▸ **WHAT IS REQUIRED**
Your job with the data below is to output exactly the lines from the one holding "The Tuition Credit is worth $3,225" down to the one holding "The Rural Housing", both included, and no others.

▸ **Stored items**
▬▬▬▬▬▬
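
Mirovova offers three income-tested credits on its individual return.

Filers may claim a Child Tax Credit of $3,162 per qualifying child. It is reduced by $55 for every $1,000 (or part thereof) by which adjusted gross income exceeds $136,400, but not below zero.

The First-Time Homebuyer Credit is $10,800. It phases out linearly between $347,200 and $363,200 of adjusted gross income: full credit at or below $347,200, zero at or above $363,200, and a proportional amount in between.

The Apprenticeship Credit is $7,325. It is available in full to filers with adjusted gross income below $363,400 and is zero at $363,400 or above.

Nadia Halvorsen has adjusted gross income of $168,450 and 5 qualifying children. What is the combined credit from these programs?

$32,120

Child Tax Credit: base = 5 × $3,162 = $15,810. income exceeds $136,400 by $32,050, which is 33 full-or-partial $1,000 increments; reduction = 33 × $55 = $1,815, leaving $13,995.
First-Time Homebuyer Credit: $168,450 is at or below the $347,200 threshold, so the full $10,800 applies.
Apprenticeship Credit: $168,450 is below the $363,400 cutoff, so the full $7,325 applies.
Total: $13,995 + $10,800 + $7,325 = $32,120.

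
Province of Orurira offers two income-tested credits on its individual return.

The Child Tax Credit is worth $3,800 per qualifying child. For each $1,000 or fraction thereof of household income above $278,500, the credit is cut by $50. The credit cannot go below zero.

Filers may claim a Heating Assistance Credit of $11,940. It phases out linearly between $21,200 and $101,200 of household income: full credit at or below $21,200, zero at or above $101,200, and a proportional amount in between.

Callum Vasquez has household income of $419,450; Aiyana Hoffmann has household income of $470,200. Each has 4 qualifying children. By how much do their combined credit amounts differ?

Callum ($419,450): Child Tax Credit: base = 4 × $3,800 = $15,200. income exceeds $278,500 by $140,950, which is 141 full-or-partial $1,000 increments; reduction = 141 × $50 = $7,050, leaving $8,150. Heating Assistance Credit: $419,450 is at or above $101,200, so the credit is $0. total $8,150 + $0 = $8,150
Aiyana ($470,200): Child Tax Credit: base = 4 × $3,800 = $15,200. income exceeds $278,500 by $191,700, which is 192 full-or-partial $1,000 increments; reduction = 192 × $50 = $9,600, leaving $5,600. Heating Assistance Credit: $470,200 is at or above $101,200, so the credit is $0. total $5,600 + $0 = $5,600
Difference: |$8,150 − $5,600| = $2,550.

$2,550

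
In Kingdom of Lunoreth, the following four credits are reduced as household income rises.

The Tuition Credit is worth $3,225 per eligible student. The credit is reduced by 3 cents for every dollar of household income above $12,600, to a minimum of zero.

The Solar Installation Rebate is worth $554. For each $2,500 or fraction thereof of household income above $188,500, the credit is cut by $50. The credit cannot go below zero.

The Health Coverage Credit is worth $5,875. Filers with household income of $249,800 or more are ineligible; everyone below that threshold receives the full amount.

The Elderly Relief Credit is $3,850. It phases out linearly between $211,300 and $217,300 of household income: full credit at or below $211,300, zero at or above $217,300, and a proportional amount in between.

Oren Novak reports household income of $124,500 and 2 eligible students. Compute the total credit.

$13,372

Tuition Credit: base = 2 × $3,225 = $6,450. 3% of the $111,900 excess over $12,600 is $3,357; credit = $6,450 − $3,357 = $3,093.
Solar Installation Rebate: $124,500 is at or below the $188,500 threshold, so the full $554 applies.
Health Coverage Credit: $124,500 is below the $249,800 cutoff, so the full $5,875 applies.
Elderly Relief Credit: $124,500 is at or below the $211,300 threshold, so the full $3,850 applies.
Total: $3,093 + $554 + $5,875 + $3,850 = $13,372.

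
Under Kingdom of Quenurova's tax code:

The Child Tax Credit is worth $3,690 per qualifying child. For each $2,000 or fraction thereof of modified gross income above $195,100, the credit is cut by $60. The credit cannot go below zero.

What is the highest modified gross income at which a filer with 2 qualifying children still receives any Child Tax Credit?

$439,100

Full credit = 2 × $3,690 = $7,380.
After 122 increments the reduction is 122 × $60 = $7,320, leaving $60; one more increment wipes it out. Increment 122 ends at excess 122 × $2,000 = $244,000, so the highest qualifying income is $195,100 + $244,000 = $439,100.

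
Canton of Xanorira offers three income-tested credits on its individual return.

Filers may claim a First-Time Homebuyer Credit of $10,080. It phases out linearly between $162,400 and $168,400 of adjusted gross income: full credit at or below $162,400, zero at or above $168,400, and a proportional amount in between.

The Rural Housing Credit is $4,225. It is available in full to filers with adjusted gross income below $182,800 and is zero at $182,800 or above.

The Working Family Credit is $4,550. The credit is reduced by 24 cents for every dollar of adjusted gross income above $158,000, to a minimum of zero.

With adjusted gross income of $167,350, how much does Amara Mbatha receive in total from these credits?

$8,295

First-Time Homebuyer Credit: $167,350 is $4,950 into a $6,000 phase-out range, leaving 1,050/6,000 of the credit: $10,080 × 1,050/6,000 = $1,764.
Rural Housing Credit: $167,350 is below the $182,800 cutoff, so the full $4,225 applies.
Working Family Credit: 24% of the $9,350 excess over $158,000 is $2,244; credit = $4,550 − $2,244 = $2,306.
Total: $1,764 + $4,225 + $2,306 = $8,295.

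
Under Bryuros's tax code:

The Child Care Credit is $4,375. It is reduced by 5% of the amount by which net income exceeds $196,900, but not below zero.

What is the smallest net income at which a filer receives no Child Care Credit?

$284,400

The credit falls by 5% of each dollar above $196,900, so it reaches zero when the excess is $4,375 / 5% = $87,500: income = $196,900 + $87,500 = $284,400.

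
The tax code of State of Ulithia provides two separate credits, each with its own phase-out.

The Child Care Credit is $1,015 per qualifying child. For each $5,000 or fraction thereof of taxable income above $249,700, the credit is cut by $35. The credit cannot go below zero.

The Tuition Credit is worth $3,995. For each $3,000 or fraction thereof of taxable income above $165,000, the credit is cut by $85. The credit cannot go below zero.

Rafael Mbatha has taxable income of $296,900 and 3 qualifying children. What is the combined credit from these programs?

Child Care Credit: base = 3 × $1,015 = $3,045. income exceeds $249,700 by $47,200, which is 10 full-or-partial $5,000 increments; reduction = 10 × $35 = $350, leaving $2,695.
Tuition Credit: income exceeds $165,000 by $131,900, which is 44 full-or-partial $3,000 increments; reduction = 44 × $85 = $3,740, leaving $255.
Total: $2,695 + $255 = $2,950.

$2,950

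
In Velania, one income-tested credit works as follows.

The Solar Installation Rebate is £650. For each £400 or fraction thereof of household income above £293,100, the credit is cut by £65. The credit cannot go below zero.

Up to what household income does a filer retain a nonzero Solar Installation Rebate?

£296,700

After 9 increments the reduction is 9 × £65 = £585, leaving £65; one more increment wipes it out. Increment 9 ends at excess 9 × £400 = £3,600, so the highest qualifying income is £293,100 + £3,600 = £296,700.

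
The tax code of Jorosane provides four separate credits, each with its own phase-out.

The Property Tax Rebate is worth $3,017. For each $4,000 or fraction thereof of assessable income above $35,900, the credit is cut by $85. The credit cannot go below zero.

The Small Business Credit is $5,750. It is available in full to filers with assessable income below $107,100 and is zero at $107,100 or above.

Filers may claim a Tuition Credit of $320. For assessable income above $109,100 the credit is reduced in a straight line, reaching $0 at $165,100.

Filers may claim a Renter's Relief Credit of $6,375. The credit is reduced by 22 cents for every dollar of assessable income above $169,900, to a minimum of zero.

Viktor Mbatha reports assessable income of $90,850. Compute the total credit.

Property Tax Rebate: income exceeds $35,900 by $54,950, which is 14 full-or-partial $4,000 increments; reduction = 14 × $85 = $1,190, leaving $1,827.
Small Business Credit: $90,850 is below the $107,100 cutoff, so the full $5,750 applies.
Tuition Credit: $90,850 is at or below the $109,100 threshold, so the full $320 applies.
Renter's Relief Credit: $90,850 is at or below the $169,900 threshold, so the full $6,375 applies.
Total: $1,827 + $5,750 + $320 + $6,375 = $14,272.

$14,272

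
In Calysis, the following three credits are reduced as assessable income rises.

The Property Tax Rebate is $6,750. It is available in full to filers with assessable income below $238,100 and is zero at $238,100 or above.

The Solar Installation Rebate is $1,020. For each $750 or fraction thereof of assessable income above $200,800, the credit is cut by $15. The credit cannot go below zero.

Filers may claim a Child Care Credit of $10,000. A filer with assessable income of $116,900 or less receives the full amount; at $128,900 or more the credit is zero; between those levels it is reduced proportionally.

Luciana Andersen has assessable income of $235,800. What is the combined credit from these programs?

$7,065

Property Tax Rebate: $235,800 is below the $238,100 cutoff, so the full $6,750 applies.
Solar Installation Rebate: income exceeds $200,800 by $35,000, which is 47 full-or-partial $750 increments; reduction = 47 × $15 = $705, leaving $315.
Child Care Credit: $235,800 is at or above $128,900, so the credit is $0.
Total: $6,750 + $315 + $0 = $7,065.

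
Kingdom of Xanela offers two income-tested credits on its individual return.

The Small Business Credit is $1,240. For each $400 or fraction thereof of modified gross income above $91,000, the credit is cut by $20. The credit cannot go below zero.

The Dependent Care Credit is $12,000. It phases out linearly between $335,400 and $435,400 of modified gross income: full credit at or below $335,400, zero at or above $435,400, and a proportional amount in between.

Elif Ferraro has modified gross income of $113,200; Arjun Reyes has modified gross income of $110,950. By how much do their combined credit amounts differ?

$120

Elif ($113,200): Small Business Credit: income exceeds $91,000 by $22,200, which is 56 full-or-partial $400 increments; reduction = 56 × $20 = $1,120, leaving $120. Dependent Care Credit: $113,200 is at or below the $335,400 threshold, so the full $12,000 applies. total $120 + $12,000 = $12,120
Arjun ($110,950): Small Business Credit: income exceeds $91,000 by $19,950, which is 50 full-or-partial $400 increments; reduction = 50 × $20 = $1,000, leaving $240. Dependent Care Credit: $110,950 is at or below the $335,400 threshold, so the full $12,000 applies. total $240 + $12,000 = $12,240
Difference: |$12,120 − $12,240| = $120.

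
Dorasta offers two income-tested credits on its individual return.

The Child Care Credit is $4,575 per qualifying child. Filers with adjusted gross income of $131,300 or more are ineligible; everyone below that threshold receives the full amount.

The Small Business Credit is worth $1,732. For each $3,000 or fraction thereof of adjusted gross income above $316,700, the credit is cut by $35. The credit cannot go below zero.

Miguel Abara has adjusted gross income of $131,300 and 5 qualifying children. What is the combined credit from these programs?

Child Care Credit: base = 5 × $4,575 = $22,875. $131,300 meets or exceeds the $131,300 cutoff, so the credit is $0.
Small Business Credit: $131,300 is at or below the $316,700 threshold, so the full $1,732 applies.
Total: $0 + $1,732 = $1,732.

$1,732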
▬▬▬▬▬▬
▸ **FINAL ANSWER**
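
The Tuition Credit is worth $3,225 per eligible student. The credit is reduced by 3 cents for every dollar of household income above $12,600, to a minimum of zero.

The Solar Installation Rebate is worth $554. For each $2,500 or fraction thereof of household income above $188,500, the credit is cut by $50. The credit cannot go below zero.

The Health Coverage Credit is worth $5,875. Filers with household income of $249,800 or more are ineligible; everyone below that threshold receives the full amount.

The Elderly Relief Credit is $3,850. It phases out linearly between $211,300 and $217,300 of household income: full credit at or below $211,300, zero at or above $217,300, and a proportional amount in between.

Oren Novak reports household income of $124,500 and 2 eligible students. Compute the total credit.

$13,372

Tuition Credit: base = 2 × $3,225 = $6,450. 3% of the $111,900 excess over $12,600 is $3,357; credit = $6,450 − $3,357 = $3,093.
Solar Installation Rebate: $124,500 is at or below the $188,500 threshold, so the full $554 applies.
Health Coverage Credit: $124,500 is below the $249,800 cutoff, so the full $5,875 applies.
Elderly Relief Credit: $124,500 is at or below the $211,300 threshold, so the full $3,850 applies.
Total: $3,093 + $554 + $5,875 + $3,850 = $13,372.

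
Under Kingdom of Quenurova's tax code:

The Child Tax Credit is worth $3,690 per qualifying child. For each $2,000 or fraction thereof of modified gross income above $195,100, the credit is cut by $60. The credit cannot go below zero.

What is the highest modified gross income at which a filer with 2 qualifying children still receives any Child Tax Credit?

$439,100

Full credit = 2 × $3,690 = $7,380.
After 122 increments the reduction is 122 × $60 = $7,320, leaving $60; one more increment wipes it out. Increment 122 ends at excess 122 × $2,000 = $244,000, so the highest qualifying income is $195,100 + $244,000 = $439,100.

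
Canton of Xanorira offers three income-tested credits on its individual return.

Filers may claim a First-Time Homebuyer Credit of $10,080. It phases out linearly between $162,400 and $168,400 of adjusted gross income: full credit at or below $162,400, zero at or above $168,400, and a proportional amount in between.

The Rural Housing Credit is $4,225. It is available in full to filers with adjusted gross income below $182,800 and is zero at $182,800 or above.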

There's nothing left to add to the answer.